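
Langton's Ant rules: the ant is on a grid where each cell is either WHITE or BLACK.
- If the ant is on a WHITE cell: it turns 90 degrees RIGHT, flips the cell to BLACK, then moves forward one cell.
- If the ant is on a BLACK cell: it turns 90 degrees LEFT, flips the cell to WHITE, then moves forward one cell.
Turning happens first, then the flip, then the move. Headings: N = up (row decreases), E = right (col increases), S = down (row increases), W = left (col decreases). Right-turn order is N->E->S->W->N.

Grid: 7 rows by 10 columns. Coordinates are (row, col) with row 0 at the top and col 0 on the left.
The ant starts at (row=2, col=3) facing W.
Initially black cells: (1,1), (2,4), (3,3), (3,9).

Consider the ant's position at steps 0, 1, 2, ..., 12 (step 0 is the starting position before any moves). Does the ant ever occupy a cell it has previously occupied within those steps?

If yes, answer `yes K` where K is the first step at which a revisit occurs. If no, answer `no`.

Answer: yes 7

Derivation:
Step 1: on WHITE (2,3): turn R to N, flip to black, move to (1,3). |black|=5 — new cell
Step 2: on WHITE (1,3): turn R to E, flip to black, move to (1,4). |black|=6 — new cell
Step 3: on WHITE (1,4): turn R to S, flip to black, move to (2,4). |black|=7 — new cell
Step 4: on BLACK (2,4): turn L to E, flip to white, move to (2,5). |black|=6 — new cell
Step 5: on WHITE (2,5): turn R to S, flip to black, move to (3,5). |black|=7 — new cell
Step 6: on WHITE (3,5): turn R to W, flip to black, move to (3,4). |black|=8 — new cell
Step 7: on WHITE (3,4): turn R to N, flip to black, move to (2,4). |black|=9 — REVISIT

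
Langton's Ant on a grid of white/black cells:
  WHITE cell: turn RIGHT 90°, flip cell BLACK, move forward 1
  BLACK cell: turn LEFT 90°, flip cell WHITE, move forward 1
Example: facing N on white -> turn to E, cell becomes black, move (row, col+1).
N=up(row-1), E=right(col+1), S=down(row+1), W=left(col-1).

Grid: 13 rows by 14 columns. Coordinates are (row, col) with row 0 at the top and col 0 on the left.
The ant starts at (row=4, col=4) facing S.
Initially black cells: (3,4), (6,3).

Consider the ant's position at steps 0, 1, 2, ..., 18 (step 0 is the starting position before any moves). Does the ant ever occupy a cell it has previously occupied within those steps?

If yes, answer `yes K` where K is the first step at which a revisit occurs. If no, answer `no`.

Answer: yes 7

Derivation:
Step 1: on WHITE (4,4): turn R to W, flip to black, move to (4,3). |black|=3 — new cell
Step 2: on WHITE (4,3): turn R to N, flip to black, move to (3,3). |black|=4 — new cell
Step 3: on WHITE (3,3): turn R to E, flip to black, move to (3,4). |black|=5 — new cell
Step 4: on BLACK (3,4): turn L to N, flip to white, move to (2,4). |black|=4 — new cell
Step 5: on WHITE (2,4): turn R to E, flip to black, move to (2,5). |black|=5 — new cell
Step 6: on WHITE (2,5): turn R to S, flip to black, move to (3,5). |black|=6 — new cell
Step 7: on WHITE (3,5): turn R to W, flip to black, move to (3,4). |black|=7 — REVISIT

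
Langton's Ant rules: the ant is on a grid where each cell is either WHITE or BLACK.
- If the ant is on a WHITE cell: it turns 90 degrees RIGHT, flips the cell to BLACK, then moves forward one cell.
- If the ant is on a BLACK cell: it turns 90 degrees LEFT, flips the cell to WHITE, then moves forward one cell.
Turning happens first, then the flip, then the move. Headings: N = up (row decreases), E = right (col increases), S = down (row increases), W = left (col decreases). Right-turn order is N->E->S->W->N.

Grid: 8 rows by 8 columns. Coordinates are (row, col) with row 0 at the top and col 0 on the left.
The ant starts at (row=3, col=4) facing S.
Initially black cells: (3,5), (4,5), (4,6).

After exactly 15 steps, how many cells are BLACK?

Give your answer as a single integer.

Step 1: on WHITE (3,4): turn R to W, flip to black, move to (3,3). |black|=4
Step 2: on WHITE (3,3): turn R to N, flip to black, move to (2,3). |black|=5
Step 3: on WHITE (2,3): turn R to E, flip to black, move to (2,4). |black|=6
Step 4: on WHITE (2,4): turn R to S, flip to black, move to (3,4). |black|=7
Step 5: on BLACK (3,4): turn L to E, flip to white, move to (3,5). |black|=6
Step 6: on BLACK (3,5): turn L to N, flip to white, move to (2,5). |black|=5
Step 7: on WHITE (2,5): turn R to E, flip to black, move to (2,6). |black|=6
Step 8: on WHITE (2,6): turn R to S, flip to black, move to (3,6). |black|=7
Step 9: on WHITE (3,6): turn R to W, flip to black, move to (3,5). |black|=8
Step 10: on WHITE (3,5): turn R to N, flip to black, move to (2,5). |black|=9
Step 11: on BLACK (2,5): turn L to W, flip to white, move to (2,4). |black|=8
Step 12: on BLACK (2,4): turn L to S, flip to white, move to (3,4). |black|=7
Step 13: on WHITE (3,4): turn R to W, flip to black, move to (3,3). |black|=8
Step 14: on BLACK (3,3): turn L to S, flip to white, move to (4,3). |black|=7
Step 15: on WHITE (4,3): turn R to W, flip to black, move to (4,2). |black|=8

Answer: 8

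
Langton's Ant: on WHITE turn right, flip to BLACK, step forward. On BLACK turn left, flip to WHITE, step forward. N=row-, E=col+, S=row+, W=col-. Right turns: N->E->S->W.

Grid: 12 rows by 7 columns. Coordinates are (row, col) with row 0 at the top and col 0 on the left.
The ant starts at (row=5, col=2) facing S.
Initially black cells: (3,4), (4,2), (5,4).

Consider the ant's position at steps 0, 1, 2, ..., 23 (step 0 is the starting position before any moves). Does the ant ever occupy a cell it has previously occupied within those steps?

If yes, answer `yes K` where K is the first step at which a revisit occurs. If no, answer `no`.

Answer: yes 7

Derivation:
Step 1: on WHITE (5,2): turn R to W, flip to black, move to (5,1). |black|=4 — new cell
Step 2: on WHITE (5,1): turn R to N, flip to black, move to (4,1). |black|=5 — new cell
Step 3: on WHITE (4,1): turn R to E, flip to black, move to (4,2). |black|=6 — new cell
Step 4: on BLACK (4,2): turn L to N, flip to white, move to (3,2). |black|=5 — new cell
Step 5: on WHITE (3,2): turn R to E, flip to black, move to (3,3). |black|=6 — new cell
Step 6: on WHITE (3,3): turn R to S, flip to black, move to (4,3). |black|=7 — new cell
Step 7: on WHITE (4,3): turn R to W, flip to black, move to (4,2). |black|=8 — REVISIT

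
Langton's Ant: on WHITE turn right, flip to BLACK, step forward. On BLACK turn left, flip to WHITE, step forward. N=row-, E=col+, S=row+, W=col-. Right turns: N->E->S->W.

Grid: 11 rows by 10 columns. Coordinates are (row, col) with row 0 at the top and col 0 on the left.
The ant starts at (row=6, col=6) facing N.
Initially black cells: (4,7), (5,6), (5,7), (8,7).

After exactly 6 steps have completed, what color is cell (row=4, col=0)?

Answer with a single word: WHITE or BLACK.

Step 1: on WHITE (6,6): turn R to E, flip to black, move to (6,7). |black|=5
Step 2: on WHITE (6,7): turn R to S, flip to black, move to (7,7). |black|=6
Step 3: on WHITE (7,7): turn R to W, flip to black, move to (7,6). |black|=7
Step 4: on WHITE (7,6): turn R to N, flip to black, move to (6,6). |black|=8
Step 5: on BLACK (6,6): turn L to W, flip to white, move to (6,5). |black|=7
Step 6: on WHITE (6,5): turn R to N, flip to black, move to (5,5). |black|=8

Answer: WHITE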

**********

Reply with nothing except the number of lines in the listing above that include "starts".

5